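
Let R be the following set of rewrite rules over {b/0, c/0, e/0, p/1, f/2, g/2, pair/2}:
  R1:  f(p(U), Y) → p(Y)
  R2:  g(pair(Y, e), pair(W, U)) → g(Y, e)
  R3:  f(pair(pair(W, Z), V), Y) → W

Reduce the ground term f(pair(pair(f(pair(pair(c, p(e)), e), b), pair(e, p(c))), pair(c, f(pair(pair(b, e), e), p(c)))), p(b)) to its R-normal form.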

---

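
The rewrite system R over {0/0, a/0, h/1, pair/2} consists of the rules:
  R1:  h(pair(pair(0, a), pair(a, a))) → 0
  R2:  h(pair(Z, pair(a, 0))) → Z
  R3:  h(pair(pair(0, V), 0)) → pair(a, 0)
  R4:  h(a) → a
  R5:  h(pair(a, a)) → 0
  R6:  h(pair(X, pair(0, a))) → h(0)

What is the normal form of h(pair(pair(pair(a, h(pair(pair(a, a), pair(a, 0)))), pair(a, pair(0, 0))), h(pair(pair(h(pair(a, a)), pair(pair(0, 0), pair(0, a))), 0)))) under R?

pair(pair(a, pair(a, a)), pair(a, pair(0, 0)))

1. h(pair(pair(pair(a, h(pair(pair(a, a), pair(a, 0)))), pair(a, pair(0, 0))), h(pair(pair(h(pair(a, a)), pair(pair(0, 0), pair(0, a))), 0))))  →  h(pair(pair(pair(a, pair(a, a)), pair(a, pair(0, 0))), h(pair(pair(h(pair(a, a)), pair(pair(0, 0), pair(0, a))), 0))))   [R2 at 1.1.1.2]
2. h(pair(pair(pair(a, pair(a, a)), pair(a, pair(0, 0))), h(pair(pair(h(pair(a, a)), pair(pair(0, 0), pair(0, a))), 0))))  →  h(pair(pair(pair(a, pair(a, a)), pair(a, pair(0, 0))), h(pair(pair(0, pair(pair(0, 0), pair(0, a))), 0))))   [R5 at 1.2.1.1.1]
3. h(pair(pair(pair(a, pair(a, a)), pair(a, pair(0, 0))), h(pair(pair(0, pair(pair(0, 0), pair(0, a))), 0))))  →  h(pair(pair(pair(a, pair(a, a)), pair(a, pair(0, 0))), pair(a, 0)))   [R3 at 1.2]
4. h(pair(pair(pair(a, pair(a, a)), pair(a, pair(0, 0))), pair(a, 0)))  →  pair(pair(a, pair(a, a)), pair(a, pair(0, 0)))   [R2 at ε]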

- Exercise prompt -
Repeat exactly the lines of the listing above, from the one with "f(pair(pair(W, Z), V), Y) → W" down to the one with "Reduce the ground"; both of those lines belong in the range.

- Answer to the exercise -
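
  R3:  f(pair(pair(W, Z), V), Y) → W

Reduce the ground term f(pair(pair(f(pair(pair(c, p(e)), e), b), pair(e, p(c))), pair(c, f(pair(pair(b, e), e), p(c)))), p(b)) to its R-normal form.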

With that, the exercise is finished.